=== Section Start ===

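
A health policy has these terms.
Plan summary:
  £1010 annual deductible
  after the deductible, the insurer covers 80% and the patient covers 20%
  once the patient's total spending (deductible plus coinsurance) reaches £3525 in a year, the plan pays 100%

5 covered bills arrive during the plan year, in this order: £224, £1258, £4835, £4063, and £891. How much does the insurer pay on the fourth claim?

£3250.40

#1 (£224): entire amount goes to the deductible. Cost to patient: £224. OOP to date £224. Plan pays £224 − £224 = £0.
#2 (£1258): £786 finishes the deductible; £472 goes to coinsurance; patient's 20% is £94.40. Patient pays £880.40; OOP now £1104.40. Insurer: £1258 − £880.40 = £377.60.
#3 (£4835): deductible met; 20% of £4835 = £967. Cost to patient: £967. OOP to date £2071.40. Plan pays £4835 − £967 = £3868.
#4 (£4063): deductible met; 20% of £4063 = £812.60. Patient owes £812.60 (running OOP £2884). Insurer: £4063 − £812.60 = £3250.40.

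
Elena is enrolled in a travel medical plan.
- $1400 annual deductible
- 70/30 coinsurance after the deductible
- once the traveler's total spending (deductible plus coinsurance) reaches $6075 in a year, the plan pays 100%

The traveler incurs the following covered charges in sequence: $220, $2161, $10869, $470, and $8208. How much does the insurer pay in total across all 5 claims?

$15853

#1 ($220): all of it applies to the deductible. Traveler owes $220 (running OOP $220). Plan pays $220 − $220 = $0.
#2 ($2161): deductible takes $1180, $981 remains; coinsurance $981 × 30% = $294.30. Traveler pays $1474.30; OOP now $1694.30. Insurer: $2161 − $1474.30 = $686.70.
#3 ($10869): deductible met; 30% of $10869 = $3260.70. Traveler pays $3260.70; OOP now $4955. Plan pays $10869 − $3260.70 = $7608.30.
#4 ($470): deductible already satisfied, so traveler's share is 30% × $470 = $141. Traveler pays $141; OOP now $5096. Plan pays $470 − $141 = $329.
#5 ($8208): deductible already satisfied, so traveler's share is 30% × $8208 = $2462.40. OOP would hit $7558.40 > $6075, so the cap limits the traveler to $6075 − $5096 = $979. Insurer: $8208 − $979 = $7229.
Insurer total = bills − traveler's total = $21928 − $6075 = $15853.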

=== Section End ===

- **What to produce**: Output the data above without altering a line.

- **Answer section**:
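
A health policy has these terms.
Plan summary:
  £1010 annual deductible
  after the deductible, the insurer covers 80% and the patient covers 20%
  once the patient's total spending (deductible plus coinsurance) reaches £3525 in a year, the plan pays 100%

5 covered bills arrive during the plan year, in this order: £224, £1258, £4835, £4063, and £891. How much does the insurer pay on the fourth claim?

£3250.40

#1 (£224): entire amount goes to the deductible. Cost to patient: £224. OOP to date £224. Plan pays £224 − £224 = £0.
#2 (£1258): £786 finishes the deductible; £472 goes to coinsurance; patient's 20% is £94.40. Patient pays £880.40; OOP now £1104.40. Insurer: £1258 − £880.40 = £377.60.
#3 (£4835): deductible met; 20% of £4835 = £967. Cost to patient: £967. OOP to date £2071.40. Plan pays £4835 − £967 = £3868.
#4 (£4063): deductible met; 20% of £4063 = £812.60. Patient owes £812.60 (running OOP £2884). Insurer: £4063 − £812.60 = £3250.40.

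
Elena is enrolled in a travel medical plan.
- $1400 annual deductible
- 70/30 coinsurance after the deductible
- once the traveler's total spending (deductible plus coinsurance) reaches $6075 in a year, the plan pays 100%

The traveler incurs the following covered charges in sequence: $220, $2161, $10869, $470, and $8208. How much does the insurer pay in total across all 5 claims?

$15853

#1 ($220): all of it applies to the deductible. Traveler owes $220 (running OOP $220). Plan pays $220 − $220 = $0.
#2 ($2161): deductible takes $1180, $981 remains; coinsurance $981 × 30% = $294.30. Traveler pays $1474.30; OOP now $1694.30. Insurer: $2161 − $1474.30 = $686.70.
#3 ($10869): deductible met; 30% of $10869 = $3260.70. Traveler pays $3260.70; OOP now $4955. Plan pays $10869 − $3260.70 = $7608.30.
#4 ($470): deductible already satisfied, so traveler's share is 30% × $470 = $141. Traveler pays $141; OOP now $5096. Plan pays $470 − $141 = $329.
#5 ($8208): deductible already satisfied, so traveler's share is 30% × $8208 = $2462.40. OOP would hit $7558.40 > $6075, so the cap limits the traveler to $6075 − $5096 = $979. Insurer: $8208 − $979 = $7229.
Insurer total = bills − traveler's total = $21928 − $6075 = $15853.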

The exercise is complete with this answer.